■ **WORK ORDER**: Look below. Copy each line that has "printed" in it.

■ **RECORDS TO USE**:

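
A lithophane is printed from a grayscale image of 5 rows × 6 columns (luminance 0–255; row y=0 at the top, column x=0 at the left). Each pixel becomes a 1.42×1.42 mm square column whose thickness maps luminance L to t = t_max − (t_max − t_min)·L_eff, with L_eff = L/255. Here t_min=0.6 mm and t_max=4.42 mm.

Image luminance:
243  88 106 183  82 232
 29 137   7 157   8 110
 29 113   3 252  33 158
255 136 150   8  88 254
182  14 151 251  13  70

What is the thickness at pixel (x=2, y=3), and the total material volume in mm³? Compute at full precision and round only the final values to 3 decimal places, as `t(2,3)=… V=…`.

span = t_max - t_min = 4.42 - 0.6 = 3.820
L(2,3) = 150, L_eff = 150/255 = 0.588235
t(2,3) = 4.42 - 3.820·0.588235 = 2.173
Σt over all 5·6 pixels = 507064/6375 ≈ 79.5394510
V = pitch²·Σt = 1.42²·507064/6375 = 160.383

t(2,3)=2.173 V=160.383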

---

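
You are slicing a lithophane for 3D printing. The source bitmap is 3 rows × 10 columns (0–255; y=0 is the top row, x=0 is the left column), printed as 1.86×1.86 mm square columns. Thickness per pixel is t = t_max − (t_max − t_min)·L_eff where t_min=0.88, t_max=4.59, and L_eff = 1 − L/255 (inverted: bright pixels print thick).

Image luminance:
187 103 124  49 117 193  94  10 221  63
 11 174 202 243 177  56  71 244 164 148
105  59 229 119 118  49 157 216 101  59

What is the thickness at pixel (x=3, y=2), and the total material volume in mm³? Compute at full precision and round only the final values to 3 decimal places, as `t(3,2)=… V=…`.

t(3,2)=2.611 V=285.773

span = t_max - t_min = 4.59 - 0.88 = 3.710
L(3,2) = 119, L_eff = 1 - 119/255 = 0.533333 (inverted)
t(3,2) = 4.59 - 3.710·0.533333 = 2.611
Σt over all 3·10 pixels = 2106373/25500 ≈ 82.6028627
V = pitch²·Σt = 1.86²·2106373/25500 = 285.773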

==

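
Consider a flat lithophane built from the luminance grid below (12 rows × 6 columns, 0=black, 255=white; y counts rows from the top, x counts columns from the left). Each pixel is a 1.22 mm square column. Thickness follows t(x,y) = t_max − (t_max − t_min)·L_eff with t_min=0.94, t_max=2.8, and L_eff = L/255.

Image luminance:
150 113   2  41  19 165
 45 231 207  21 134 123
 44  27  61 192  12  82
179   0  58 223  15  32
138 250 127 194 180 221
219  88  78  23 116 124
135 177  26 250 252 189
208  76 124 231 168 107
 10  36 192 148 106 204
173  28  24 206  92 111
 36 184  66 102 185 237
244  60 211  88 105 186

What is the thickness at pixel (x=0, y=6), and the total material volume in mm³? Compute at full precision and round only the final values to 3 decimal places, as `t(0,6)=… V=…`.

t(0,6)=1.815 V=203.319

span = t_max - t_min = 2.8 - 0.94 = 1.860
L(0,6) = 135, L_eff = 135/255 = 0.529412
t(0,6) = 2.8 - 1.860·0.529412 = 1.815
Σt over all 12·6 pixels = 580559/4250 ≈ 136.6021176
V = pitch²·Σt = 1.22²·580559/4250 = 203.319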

■ **WRITTEN SOLUTION**:
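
A lithophane is printed from a grayscale image of 5 rows × 6 columns (luminance 0–255; row y=0 at the top, column x=0 at the left). Each pixel becomes a 1.42×1.42 mm square column whose thickness maps luminance L to t = t_max − (t_max − t_min)·L_eff, with L_eff = L/255. Here t_min=0.6 mm and t_max=4.42 mm.
You are slicing a lithophane for 3D printing. The source bitmap is 3 rows × 10 columns (0–255; y=0 is the top row, x=0 is the left column), printed as 1.86×1.86 mm square columns. Thickness per pixel is t = t_max − (t_max − t_min)·L_eff where t_min=0.88, t_max=4.59, and L_eff = 1 − L/255 (inverted: bright pixels print thick).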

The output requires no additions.